___ EXTRACTED INFORMATION
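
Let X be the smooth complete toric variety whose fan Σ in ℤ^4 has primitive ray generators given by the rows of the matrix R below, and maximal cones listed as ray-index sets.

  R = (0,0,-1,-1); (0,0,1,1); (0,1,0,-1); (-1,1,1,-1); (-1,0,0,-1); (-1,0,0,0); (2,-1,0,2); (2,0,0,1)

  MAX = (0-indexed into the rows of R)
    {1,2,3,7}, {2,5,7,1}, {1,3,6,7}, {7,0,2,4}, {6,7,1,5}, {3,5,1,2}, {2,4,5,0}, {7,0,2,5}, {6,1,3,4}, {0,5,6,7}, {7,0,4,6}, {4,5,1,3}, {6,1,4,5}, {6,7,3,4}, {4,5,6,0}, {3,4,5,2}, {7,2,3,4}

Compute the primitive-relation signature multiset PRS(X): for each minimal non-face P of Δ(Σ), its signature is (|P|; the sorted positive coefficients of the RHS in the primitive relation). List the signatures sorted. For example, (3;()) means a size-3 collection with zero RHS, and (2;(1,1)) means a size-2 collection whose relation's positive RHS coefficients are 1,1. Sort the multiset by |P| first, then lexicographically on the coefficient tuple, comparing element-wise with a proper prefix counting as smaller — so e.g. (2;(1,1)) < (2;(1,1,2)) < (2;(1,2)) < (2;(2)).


Minimal non-faces — 8 found among 8 rays, 17 max cones:

  • {0,1}:  v_{0} + v_{1} = 0  →  sig = (2;())
  • {2,6}:  v_{2} + v_{6} = v_{7}  →  sig = (2;(1))
  • {0,3}:  v_{0} + v_{3} = v_{2} + v_{4}  →  sig = (2;(1,1))
  • {4,5,7}:  v_{4} + v_{5} + v_{7} = 0  →  sig = (3;())
  • {1,2,4}:  v_{1} + v_{2} + v_{4} = v_{3}  →  sig = (3;(1))
  • {3,5,6}:  v_{3} + v_{5} + v_{6} = v_{1}  →  sig = (3;(1))
  • {1,4,7}:  v_{1} + v_{4} + v_{7} = v_{3} + v_{6}  →  sig = (3;(1,1))
  • {3,5,7}:  v_{3} + v_{5} + v_{7} = v_{1} + v_{2}  →  sig = (3;(1,1))

Signatures (|P|; sorted positive RHS coefficients), sorted:
    (2;())
    (2;(1))
    (2;(1,1))
    (3;())
    (3;(1))
    (3;(1))
    (3;(1,1))
    (3;(1,1))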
______
WORK INSTRUCTION:
Set down the records once more, character for character.

PROBLEM SOLUTION:
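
Let X be the smooth complete toric variety whose fan Σ in ℤ^4 has primitive ray generators given by the rows of the matrix R below, and maximal cones listed as ray-index sets.

  R = (0,0,-1,-1); (0,0,1,1); (0,1,0,-1); (-1,1,1,-1); (-1,0,0,-1); (-1,0,0,0); (2,-1,0,2); (2,0,0,1)

  MAX = (0-indexed into the rows of R)
    {1,2,3,7}, {2,5,7,1}, {1,3,6,7}, {7,0,2,4}, {6,7,1,5}, {3,5,1,2}, {2,4,5,0}, {7,0,2,5}, {6,1,3,4}, {0,5,6,7}, {7,0,4,6}, {4,5,1,3}, {6,1,4,5}, {6,7,3,4}, {4,5,6,0}, {3,4,5,2}, {7,2,3,4}

Compute the primitive-relation signature multiset PRS(X): for each minimal non-face P of Δ(Σ), its signature is (|P|; the sorted positive coefficients of the RHS in the primitive relation). List the signatures sorted. For example, (3;()) means a size-3 collection with zero RHS, and (2;(1,1)) means a size-2 collection whose relation's positive RHS coefficients are 1,1. Sort the multiset by |P| first, then lexicographically on the coefficient tuple, comparing element-wise with a proper prefix counting as smaller — so e.g. (2;(1,1)) < (2;(1,1,2)) < (2;(1,2)) < (2;(2)).


Minimal non-faces — 8 found among 8 rays, 17 max cones:

  • {0,1}:  v_{0} + v_{1} = 0  →  sig = (2;())
  • {2,6}:  v_{2} + v_{6} = v_{7}  →  sig = (2;(1))
  • {0,3}:  v_{0} + v_{3} = v_{2} + v_{4}  →  sig = (2;(1,1))
  • {4,5,7}:  v_{4} + v_{5} + v_{7} = 0  →  sig = (3;())
  • {1,2,4}:  v_{1} + v_{2} + v_{4} = v_{3}  →  sig = (3;(1))
  • {3,5,6}:  v_{3} + v_{5} + v_{6} = v_{1}  →  sig = (3;(1))
  • {1,4,7}:  v_{1} + v_{4} + v_{7} = v_{3} + v_{6}  →  sig = (3;(1,1))
  • {3,5,7}:  v_{3} + v_{5} + v_{7} = v_{1} + v_{2}  →  sig = (3;(1,1))

Signatures (|P|; sorted positive RHS coefficients), sorted:
    (2;())
    (2;(1))
    (2;(1,1))
    (3;())
    (3;(1))
    (3;(1))
    (3;(1,1))
    (3;(1,1))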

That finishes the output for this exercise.